Line by line, transcribe the data shown below.

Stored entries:
-*-
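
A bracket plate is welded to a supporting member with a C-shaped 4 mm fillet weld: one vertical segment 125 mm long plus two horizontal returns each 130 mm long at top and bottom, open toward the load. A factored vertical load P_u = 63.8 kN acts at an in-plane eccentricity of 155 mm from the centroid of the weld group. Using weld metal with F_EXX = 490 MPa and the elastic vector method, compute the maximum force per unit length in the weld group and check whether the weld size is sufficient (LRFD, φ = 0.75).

Total weld length L_w = 385 mm. Treat welds as unit-width lines.
Centroid: x̄ = 2×130×65 / 385 = 43.9 mm from the vertical weld.
Polar moment about centroid: J = I_x + I_y = [125³/12 + 2×130×62.5²] + [125×43.9² + 2(130³/12 + 130×21.1²)] = 1901000 mm³.
Direct shear f_v = P/L_w = 63.8×10³ / 385 = 165.7 N/mm (vertical).
Torsion M = P·e = 63.8×10³ × 155 = 9889000 N·mm.
Critical point at (x, y) = (86.1, 62.5) from centroid. f_tx = M·y/J = 325.1 N/mm; f_ty = M·x/J = 447.9 N/mm.
Resultant f_max = √[f_tx² + (f_v + f_ty)²] = √[325.1² + (165.7 + 447.9)²] = 694.4 N/mm.
Capacity per unit length: φr_n = 0.75 × 0.6 × 490 × (0.707 × 4) = 623.6 N/mm.
694.4 > 623.6 → NOT adequate.

f_max ≈ 694 N/mm; NOT adequate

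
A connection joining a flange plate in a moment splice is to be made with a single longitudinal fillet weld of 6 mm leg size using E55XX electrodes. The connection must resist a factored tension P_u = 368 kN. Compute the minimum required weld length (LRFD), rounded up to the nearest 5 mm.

L = 355 mm

E55XX → F_EXX = 550 MPa.
Throat t_e = 0.707 × 6 = 4.242 mm.
φr_n = 0.75 × 0.6 × 550 × 4.242 × 10⁻³ = 1.05 kN/mm.
L_req = P_u / φr_n = 368 / 1.05 = 350.5 mm total.
Round up → use L = 355 mm.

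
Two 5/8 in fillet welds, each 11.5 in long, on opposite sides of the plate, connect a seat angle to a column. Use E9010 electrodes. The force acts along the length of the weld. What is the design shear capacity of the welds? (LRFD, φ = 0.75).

E90XX → F_EXX = 90 ksi.
Effective throat t_e = 0.707 × 0.625 = 0.4419 in.
Total length L = 23 in; A_we = 0.4419 × 23 = 10.16 in².
F_nw = 0.6 F_EXX = 0.6 × 90 = 54 ksi.
φR_n = 0.75 × 54 × 10.16 = 411.6 kips.

φR_n ≈ 412 kips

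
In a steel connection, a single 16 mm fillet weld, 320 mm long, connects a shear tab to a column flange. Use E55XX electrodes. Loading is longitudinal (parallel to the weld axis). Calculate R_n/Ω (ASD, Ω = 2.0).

E55XX → F_EXX = 550 MPa.
Effective throat t_e = 0.707 × 16 = 11.31 mm.
Total length L = 320 mm; A_we = 11.31 × 320 = 3620 mm².
F_nw = 0.6 F_EXX = 0.6 × 550 = 330 MPa.
R_n = 330 × 3620 × 10⁻³ = 1195 kN; R_n/Ω = 1195/2.0 = 597.3 kN.

R_n/Ω ≈ 597 kN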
-*-
[WRITTEN ANSWER]
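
A bracket plate is welded to a supporting member with a C-shaped 4 mm fillet weld: one vertical segment 125 mm long plus two horizontal returns each 130 mm long at top and bottom, open toward the load. A factored vertical load P_u = 63.8 kN acts at an in-plane eccentricity of 155 mm from the centroid of the weld group. Using weld metal with F_EXX = 490 MPa and the elastic vector method, compute the maximum force per unit length in the weld group and check whether the weld size is sufficient (LRFD, φ = 0.75).

Total weld length L_w = 385 mm. Treat welds as unit-width lines.
Centroid: x̄ = 2×130×65 / 385 = 43.9 mm from the vertical weld.
Polar moment about centroid: J = I_x + I_y = [125³/12 + 2×130×62.5²] + [125×43.9² + 2(130³/12 + 130×21.1²)] = 1901000 mm³.
Direct shear f_v = P/L_w = 63.8×10³ / 385 = 165.7 N/mm (vertical).
Torsion M = P·e = 63.8×10³ × 155 = 9889000 N·mm.
Critical point at (x, y) = (86.1, 62.5) from centroid. f_tx = M·y/J = 325.1 N/mm; f_ty = M·x/J = 447.9 N/mm.
Resultant f_max = √[f_tx² + (f_v + f_ty)²] = √[325.1² + (165.7 + 447.9)²] = 694.4 N/mm.
Capacity per unit length: φr_n = 0.75 × 0.6 × 490 × (0.707 × 4) = 623.6 N/mm.
694.4 > 623.6 → NOT adequate.

f_max ≈ 694 N/mm; NOT adequate

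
A connection joining a flange plate in a moment splice is to be made with a single longitudinal fillet weld of 6 mm leg size using E55XX electrodes. The connection must resist a factored tension P_u = 368 kN. Compute the minimum required weld length (LRFD), rounded up to the nearest 5 mm.

L = 355 mm

E55XX → F_EXX = 550 MPa.
Throat t_e = 0.707 × 6 = 4.242 mm.
φr_n = 0.75 × 0.6 × 550 × 4.242 × 10⁻³ = 1.05 kN/mm.
L_req = P_u / φr_n = 368 / 1.05 = 350.5 mm total.
Round up → use L = 355 mm.

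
Two 5/8 in fillet welds, each 11.5 in long, on opposite sides of the plate, connect a seat angle to a column. Use E9010 electrodes. The force acts along the length of the weld. What is the design shear capacity of the welds? (LRFD, φ = 0.75).

E90XX → F_EXX = 90 ksi.
Effective throat t_e = 0.707 × 0.625 = 0.4419 in.
Total length L = 23 in; A_we = 0.4419 × 23 = 10.16 in².
F_nw = 0.6 F_EXX = 0.6 × 90 = 54 ksi.
φR_n = 0.75 × 54 × 10.16 = 411.6 kips.

φR_n ≈ 412 kips

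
In a steel connection, a single 16 mm fillet weld, 320 mm long, connects a shear tab to a column flange. Use E55XX electrodes. Loading is longitudinal (parallel to the weld axis). Calculate R_n/Ω (ASD, Ω = 2.0).

E55XX → F_EXX = 550 MPa.
Effective throat t_e = 0.707 × 16 = 11.31 mm.
Total length L = 320 mm; A_we = 11.31 × 320 = 3620 mm².
F_nw = 0.6 F_EXX = 0.6 × 550 = 330 MPa.
R_n = 330 × 3620 × 10⁻³ = 1195 kN; R_n/Ω = 1195/2.0 = 597.3 kN.

R_n/Ω ≈ 597 kN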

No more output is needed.